▶ [Exercise]:
In the records below, take the line containing "quantity. For Poisson" and reproduce it and every subsequent line exactly, adding nothing.

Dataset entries
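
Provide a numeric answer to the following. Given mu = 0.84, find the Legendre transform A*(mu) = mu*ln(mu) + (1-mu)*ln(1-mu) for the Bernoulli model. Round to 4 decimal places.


Legendre transform for Bernoulli:
A*(mu) = mu*log(mu) + (1-mu)*log(1-mu).
mu = 0.84, 1-mu = 0.16.
mu*log(mu) = 0.84*log(0.84) = -0.146457.
(1-mu)*log(1-mu) = 0.16*log(0.16) = -0.293213.
A* = -0.146457 + -0.293213 = -0.4397

-0.4397


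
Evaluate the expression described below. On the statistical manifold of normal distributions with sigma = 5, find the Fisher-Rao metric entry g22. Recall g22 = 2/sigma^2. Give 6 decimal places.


For the 2-parameter normal family, the Fisher metric has:
  g11 = 1/sigma^2, g22 = 2/sigma^2.
sigma = 5, sigma^2 = 25.
g22 = 0.080000

0.080000


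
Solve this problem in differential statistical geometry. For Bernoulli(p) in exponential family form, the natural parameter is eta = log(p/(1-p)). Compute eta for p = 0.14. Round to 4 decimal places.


Natural parameter for Bernoulli: eta = log(p/(1-p)).
p = 0.14, 1-p = 0.86.
p/(1-p) = 0.162791.
eta = log(0.162791) = -1.8153

-1.8153


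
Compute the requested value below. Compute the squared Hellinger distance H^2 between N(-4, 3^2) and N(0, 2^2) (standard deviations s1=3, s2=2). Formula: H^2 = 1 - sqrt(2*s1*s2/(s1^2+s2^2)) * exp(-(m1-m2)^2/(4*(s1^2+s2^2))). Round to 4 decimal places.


Squared Hellinger distance for Gaussians:
H^2 = 1 - sqrt(2*s1*s2/(s1^2+s2^2)) * exp(-(m1-m2)^2/(4*(s1^2+s2^2))).
s1^2 = 9, s2^2 = 4, s1^2+s2^2 = 13.
sqrt(2*3*2/(13)) = 0.960769.
(m1-m2)^2 = (-4)^2 = 16.
exp(-16/(4*13)) = exp(-0.307692) = 0.735141.
H^2 = 1 - 0.960769*0.735141 = 0.2937

0.2937


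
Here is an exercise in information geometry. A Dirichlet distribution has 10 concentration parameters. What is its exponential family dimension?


Exponential family dimension calculation:
Dirichlet with 10 components has 10 natural parameters.

10


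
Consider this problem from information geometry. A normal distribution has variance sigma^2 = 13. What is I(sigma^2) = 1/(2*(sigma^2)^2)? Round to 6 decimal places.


Fisher information for variance: I(sigma^2) = 1/(2*sigma^4).
sigma^2 = 13, so sigma^4 = 169.
I = 1/(2*169) = 1/338 = 0.002959

0.002959


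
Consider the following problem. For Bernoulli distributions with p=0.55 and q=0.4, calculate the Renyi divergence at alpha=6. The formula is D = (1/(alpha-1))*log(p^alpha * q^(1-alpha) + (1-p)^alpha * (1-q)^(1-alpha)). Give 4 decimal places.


Renyi divergence of order alpha between Bernoulli distributions:
D = (1/(alpha-1))*log(p^alpha * q^(1-alpha) + (1-p)^alpha * (1-q)^(1-alpha)).
alpha = 6, p = 0.55, q = 0.4.
p^alpha * q^(1-alpha) = 0.55^6 * 0.4^-5 = 2.703188.
(1-p)^alpha * (1-q)^(1-alpha) = 0.45^6 * 0.6^-5 = 0.106787.
sum = 2.703188 + 0.106787 = 2.809975.
D = (1/5)*log(2.809975) = 0.2066

0.2066


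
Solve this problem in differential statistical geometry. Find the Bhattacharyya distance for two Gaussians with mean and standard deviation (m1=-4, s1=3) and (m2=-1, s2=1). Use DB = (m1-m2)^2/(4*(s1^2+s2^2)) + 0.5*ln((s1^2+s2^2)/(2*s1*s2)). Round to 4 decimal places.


Bhattacharyya distance between two Gaussians:
DB = (m1-m2)^2/(4*(s1^2+s2^2)) + (1/2)*ln((s1^2+s2^2)/(2*s1*s2)).
(m1-m2)^2 = (-3)^2 = 9.
s1^2+s2^2 = 9 + 1 = 10.
term1 = 9/40 = 0.225.
term2 = 0.5*ln(10/6.0) = 0.255413.
DB = 0.225 + 0.255413 = 0.4804

0.4804


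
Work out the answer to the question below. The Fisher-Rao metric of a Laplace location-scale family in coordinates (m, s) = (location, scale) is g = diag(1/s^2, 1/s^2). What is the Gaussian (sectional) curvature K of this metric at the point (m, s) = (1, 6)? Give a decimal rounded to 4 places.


The metric has the form g = (A dm^2 + B ds^2)/s^2 with A = 1, B = 1.
Substitute u = sqrt(A/B)*m: g = B*(du^2 + ds^2)/s^2, i.e. B times the
Poincare upper half-plane metric, which has constant Gaussian curvature -1.
Scaling a 2D metric by a constant c divides the Gaussian curvature by c,
so K = -1/B = -1/(1) = -1.0000 everywhere (the point (m, s) = (1, 6) is irrelevant:
the curvature is constant).
The requested Gaussian curvature is K = -1.0000.

-1.0000


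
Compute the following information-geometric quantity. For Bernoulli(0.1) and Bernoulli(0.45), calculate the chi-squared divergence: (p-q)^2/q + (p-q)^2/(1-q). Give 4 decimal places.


Chi-squared divergence between Bernoulli distributions:
chi^2 = (p-q)^2/q + (p-q)^2/(1-q).
p = 0.1, q = 0.45, p-q = -0.35.
(p-q)^2 = 0.1225.
term1 = 0.1225/0.45 = 0.272222.
term2 = 0.1225/0.55 = 0.222727.
chi^2 = 0.272222 + 0.222727 = 0.4949

0.4949


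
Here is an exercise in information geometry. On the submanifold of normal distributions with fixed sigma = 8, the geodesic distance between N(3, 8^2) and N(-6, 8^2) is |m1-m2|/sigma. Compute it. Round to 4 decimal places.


On the fixed-variance normal subfamily, geodesic distance = |m1-m2|/sigma.
|3 - -6| = 9.
sigma = 8.
d = 9/8 = 1.1250

1.1250


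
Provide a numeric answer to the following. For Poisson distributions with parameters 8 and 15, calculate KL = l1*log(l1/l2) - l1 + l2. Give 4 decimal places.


KL divergence for Poisson:
KL = l1*log(l1/l2) - l1 + l2.
l1 = 8, l2 = 15.
log(8/15) = -0.628609.
l1*log(l1/l2) = 8 * -0.628609 = -5.028869.
KL = -5.028869 - 8 + 15 = 1.9711

1.9711


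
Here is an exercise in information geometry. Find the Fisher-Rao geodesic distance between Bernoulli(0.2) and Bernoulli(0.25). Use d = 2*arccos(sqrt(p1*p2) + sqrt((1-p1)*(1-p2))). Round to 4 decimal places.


Geodesic distance on Bernoulli manifold:
d(p1,p2) = 2*arccos(sqrt(p1*p2) + sqrt((1-p1)*(1-p2))).
sqrt(p1*p2) = sqrt(0.2*0.25) = 0.223607.
sqrt((1-p1)*(1-p2)) = sqrt(0.8*0.75) = 0.774597.
arg = 0.223607 + 0.774597 = 0.998203.
d = 2*arccos(0.998203) = 0.1199

0.1199


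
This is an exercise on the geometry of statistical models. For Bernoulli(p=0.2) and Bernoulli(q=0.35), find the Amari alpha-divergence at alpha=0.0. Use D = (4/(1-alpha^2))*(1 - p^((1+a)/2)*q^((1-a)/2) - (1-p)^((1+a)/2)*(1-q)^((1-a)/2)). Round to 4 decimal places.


Amari alpha-divergence:
D = (4/(1-alpha^2))*(1 - p^((1+a)/2)*q^((1-a)/2) - (1-p)^((1+a)/2)*(1-q)^((1-a)/2)).
alpha = 0.0, p = 0.2, q = 0.35.
e1 = (1+alpha)/2 = 0.5, e2 = (1-alpha)/2 = 0.5.
t1 = p^e1 * q^e2 = 0.2^0.5 * 0.35^0.5 = 0.264575.
t2 = (1-p)^e1 * (1-q)^e2 = 0.8^0.5 * 0.65^0.5 = 0.72111.
4/(1-alpha^2) = 4.0.
D = 4.0*(1 - 0.264575 - 0.72111) = 0.0573

0.0573


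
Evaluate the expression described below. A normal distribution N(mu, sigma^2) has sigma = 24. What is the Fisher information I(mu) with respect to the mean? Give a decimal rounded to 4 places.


The Fisher information for the mean of a normal distribution is I(mu) = 1/sigma^2.
sigma = 24, so sigma^2 = 576.
I(mu) = 1/576 = 0.0017

0.0017


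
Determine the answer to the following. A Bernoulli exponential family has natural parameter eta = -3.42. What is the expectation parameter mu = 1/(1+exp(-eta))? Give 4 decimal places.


Dual coordinate (expectation parameter) for Bernoulli:
mu = 1/(1+exp(-eta)).
eta = -3.42.
exp(-eta) = exp(3.42) = 30.569415.
mu = 1/(1+30.569415) = 0.0317

0.0317


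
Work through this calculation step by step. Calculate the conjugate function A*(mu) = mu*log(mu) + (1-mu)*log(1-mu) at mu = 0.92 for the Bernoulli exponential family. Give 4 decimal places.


Legendre transform for Bernoulli:
A*(mu) = mu*log(mu) + (1-mu)*log(1-mu).
mu = 0.92, 1-mu = 0.08.
mu*log(mu) = 0.92*log(0.92) = -0.076711.
(1-mu)*log(1-mu) = 0.08*log(0.08) = -0.202058.
A* = -0.076711 + -0.202058 = -0.2788

-0.2788


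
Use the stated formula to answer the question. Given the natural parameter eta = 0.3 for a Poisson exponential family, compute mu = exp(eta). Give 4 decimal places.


Expectation parameter for Poisson exponential family:
mu = exp(eta).
eta = 0.3.
mu = exp(0.3) = 1.3499

1.3499


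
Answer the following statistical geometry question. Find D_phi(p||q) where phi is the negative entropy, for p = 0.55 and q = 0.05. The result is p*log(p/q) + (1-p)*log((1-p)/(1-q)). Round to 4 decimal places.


Bregman divergence with negative entropy generator:
D = p*log(p/q) + (1-p)*log((1-p)/(1-q)).
p = 0.55, q = 0.05.
p*log(p/q) = 0.55*log(0.55/0.05) = 1.318842.
(1-p)*log((1-p)/(1-q)) = 0.45*log(0.45/0.95) = -0.336246.
D = 1.318842 + -0.336246 = 0.9826

0.9826


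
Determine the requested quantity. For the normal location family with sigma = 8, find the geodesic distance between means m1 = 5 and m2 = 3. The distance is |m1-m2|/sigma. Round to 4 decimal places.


On the fixed-variance normal subfamily, geodesic distance = |m1-m2|/sigma.
|5 - 3| = 2.
sigma = 8.
d = 2/8 = 0.2500

0.2500


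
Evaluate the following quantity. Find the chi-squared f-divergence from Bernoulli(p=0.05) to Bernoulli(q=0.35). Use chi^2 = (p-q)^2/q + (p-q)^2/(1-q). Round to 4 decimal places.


Chi-squared divergence between Bernoulli distributions:
chi^2 = (p-q)^2/q + (p-q)^2/(1-q).
p = 0.05, q = 0.35, p-q = -0.3.
(p-q)^2 = 0.09.
term1 = 0.09/0.35 = 0.257143.
term2 = 0.09/0.65 = 0.138462.
chi^2 = 0.257143 + 0.138462 = 0.3956

0.3956


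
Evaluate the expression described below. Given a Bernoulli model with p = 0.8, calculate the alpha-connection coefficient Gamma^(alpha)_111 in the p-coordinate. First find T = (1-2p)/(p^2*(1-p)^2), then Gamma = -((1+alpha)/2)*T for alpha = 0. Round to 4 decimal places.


Skewness (Amari-Chentsov) tensor: T = (1-2p)/(p^2*(1-p)^2).
p = 0.8, 1-2p = -0.6, p^2 = 0.64, (1-p)^2 = 0.04.
T = -0.6/(0.64 * 0.04) = -23.4375.
In the p-coordinate, Gamma^(alpha) = Gamma^(0) - (alpha/2)*T with Gamma^(0) = (1/2)*g'(p) = -T/2,
so Gamma^(alpha) = -((1+alpha)/2)*T.
alpha = 0, -(1+alpha)/2 = -0.5.
Gamma = -0.5 * -23.4375 = 11.7188

11.7188


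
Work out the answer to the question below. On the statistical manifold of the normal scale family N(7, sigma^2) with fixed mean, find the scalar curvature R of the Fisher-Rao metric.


This family has a single free parameter, so its statistical manifold
is 1-dimensional. The Riemann curvature tensor of any 1-dimensional
Riemannian manifold vanishes identically, so R = 0.

0


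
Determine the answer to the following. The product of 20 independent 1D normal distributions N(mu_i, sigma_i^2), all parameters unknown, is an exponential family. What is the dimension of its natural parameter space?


Exponential family dimension calculation:
Each univariate normal has two natural parameters (mu/sigma^2 and -1/(2 sigma^2)).
With 20 independent components, dim = 2 * 20 = 40.

40


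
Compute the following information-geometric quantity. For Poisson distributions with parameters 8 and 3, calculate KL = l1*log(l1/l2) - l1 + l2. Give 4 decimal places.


KL divergence for Poisson:
KL = l1*log(l1/l2) - l1 + l2.
l1 = 8, l2 = 3.
log(8/3) = 0.980829.
l1*log(l1/l2) = 8 * 0.980829 = 7.846634.
KL = 7.846634 - 8 + 3 = 2.8466

2.8466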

▶ [Task result]:
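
Compute the following information-geometric quantity. For Poisson distributions with parameters 8 and 3, calculate KL = l1*log(l1/l2) - l1 + l2. Give 4 decimal places.


KL divergence for Poisson:
KL = l1*log(l1/l2) - l1 + l2.
l1 = 8, l2 = 3.
log(8/3) = 0.980829.
l1*log(l1/l2) = 8 * 0.980829 = 7.846634.
KL = 7.846634 - 8 + 3 = 2.8466

2.8466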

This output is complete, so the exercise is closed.